(Dataset items)
[Start of section]
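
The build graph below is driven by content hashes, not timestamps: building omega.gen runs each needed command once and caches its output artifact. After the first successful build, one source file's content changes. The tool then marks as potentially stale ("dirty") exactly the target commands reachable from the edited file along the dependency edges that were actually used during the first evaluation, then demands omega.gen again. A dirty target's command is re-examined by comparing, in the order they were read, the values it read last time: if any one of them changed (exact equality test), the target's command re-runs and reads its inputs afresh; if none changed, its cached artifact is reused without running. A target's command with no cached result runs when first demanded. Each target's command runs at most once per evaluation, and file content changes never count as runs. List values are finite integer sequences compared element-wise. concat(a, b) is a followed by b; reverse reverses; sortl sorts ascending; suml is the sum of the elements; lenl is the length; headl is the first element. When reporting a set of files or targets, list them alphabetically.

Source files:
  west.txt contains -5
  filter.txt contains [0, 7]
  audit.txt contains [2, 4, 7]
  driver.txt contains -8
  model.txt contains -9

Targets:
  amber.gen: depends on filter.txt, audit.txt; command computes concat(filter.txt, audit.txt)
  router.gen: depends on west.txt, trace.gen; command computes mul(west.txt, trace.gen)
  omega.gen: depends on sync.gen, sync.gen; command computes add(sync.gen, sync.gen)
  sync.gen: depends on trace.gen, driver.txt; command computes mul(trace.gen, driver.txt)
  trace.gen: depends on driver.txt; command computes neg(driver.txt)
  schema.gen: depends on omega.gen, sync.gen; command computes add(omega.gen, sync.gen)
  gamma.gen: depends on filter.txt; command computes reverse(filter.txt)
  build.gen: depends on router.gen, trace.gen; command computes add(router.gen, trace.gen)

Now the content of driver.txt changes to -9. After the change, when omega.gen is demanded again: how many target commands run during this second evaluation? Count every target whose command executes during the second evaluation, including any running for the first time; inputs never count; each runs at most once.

Run set: omega.gen, sync.gen, trace.gen (3 run).

Initial pass — values computed on the first demand:
  trace.gen = neg(-8) = 8
  sync.gen = mul(8, -8) = -64
  omega.gen = add(-64, -64) = -128

Second demand — change propagation:
  trace.gen: re-runs because driver.txt -8->-9; new result 9.
  sync.gen: re-runs because trace.gen 8->9; driver.txt -8->-9; new result -81.
  omega.gen: re-runs because sync.gen -64->-81; sync.gen -64->-81; new result -162.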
[End of section]
■ Exercise goal ■
Set the lines down exactly as they stand, beginning at the one that contains "audit.txt contains [2, 4, 7]" and stopping after the last line of the entries above.

■ Output for this task ■
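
  audit.txt contains [2, 4, 7]
  driver.txt contains -8
  model.txt contains -9

Targets:
  amber.gen: depends on filter.txt, audit.txt; command computes concat(filter.txt, audit.txt)
  router.gen: depends on west.txt, trace.gen; command computes mul(west.txt, trace.gen)
  omega.gen: depends on sync.gen, sync.gen; command computes add(sync.gen, sync.gen)
  sync.gen: depends on trace.gen, driver.txt; command computes mul(trace.gen, driver.txt)
  trace.gen: depends on driver.txt; command computes neg(driver.txt)
  schema.gen: depends on omega.gen, sync.gen; command computes add(omega.gen, sync.gen)
  gamma.gen: depends on filter.txt; command computes reverse(filter.txt)
  build.gen: depends on router.gen, trace.gen; command computes add(router.gen, trace.gen)

Now the content of driver.txt changes to -9. After the change, when omega.gen is demanded again: how many target commands run during this second evaluation? Count every target whose command executes during the second evaluation, including any running for the first time; inputs never count; each runs at most once.

Run set: omega.gen, sync.gen, trace.gen (3 run).

Initial pass — values computed on the first demand:
  trace.gen = neg(-8) = 8
  sync.gen = mul(8, -8) = -64
  omega.gen = add(-64, -64) = -128

Second demand — change propagation:
  trace.gen: re-runs because driver.txt -8->-9; new result 9.
  sync.gen: re-runs because trace.gen 8->9; driver.txt -8->-9; new result -81.
  omega.gen: re-runs because sync.gen -64->-81; sync.gen -64->-81; new result -162.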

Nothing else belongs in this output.